» Instructions to follow
Exactly how many lines in this listing contain "What"? Only the number is needed.

Content starts

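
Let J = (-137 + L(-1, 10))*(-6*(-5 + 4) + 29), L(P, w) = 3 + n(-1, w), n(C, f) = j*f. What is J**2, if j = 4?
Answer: 10824100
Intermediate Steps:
n(C, f) = 4*f
L(P, w) = 3 + 4*w
J = -3290 (J = (-137 + (3 + 4*10))*(-6*(-5 + 4) + 29) = (-137 + (3 + 40))*(-6*(-1) + 29) = (-137 + 43)*(6 + 29) = -94*35 = -3290)
J**2 = (-3290)**2 = 10824100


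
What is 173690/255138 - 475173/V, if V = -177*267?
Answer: 7191283588/669864819 ≈ 10.735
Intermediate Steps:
V = -47259
173690/255138 - 475173/V = 173690/255138 - 475173/(-47259) = 173690*(1/255138) - 475173*(-1/47259) = 86845/127569 + 52797/5251 = 7191283588/669864819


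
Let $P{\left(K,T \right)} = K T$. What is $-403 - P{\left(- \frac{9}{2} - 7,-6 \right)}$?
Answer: $-472$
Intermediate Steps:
$-403 - P{\left(- \frac{9}{2} - 7,-6 \right)} = -403 - \left(- \frac{9}{2} - 7\right) \left(-6\right) = -403 - \left(- \frac{23}{2}\right) \left(-6\right) = -403 - 69 = -472$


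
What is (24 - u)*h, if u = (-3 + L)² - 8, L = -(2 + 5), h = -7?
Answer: 476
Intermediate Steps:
L = -7 (L = -1*7 = -7)
u = 92 (u = (-3 - 7)² - 8 = (-10)² - 8 = 100 - 8 = 92)
(24 - u)*h = (24 - 1*92)*(-7) = (24 - 92)*(-7) = -68*(-7) = 476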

Content ends

» Expected answer
4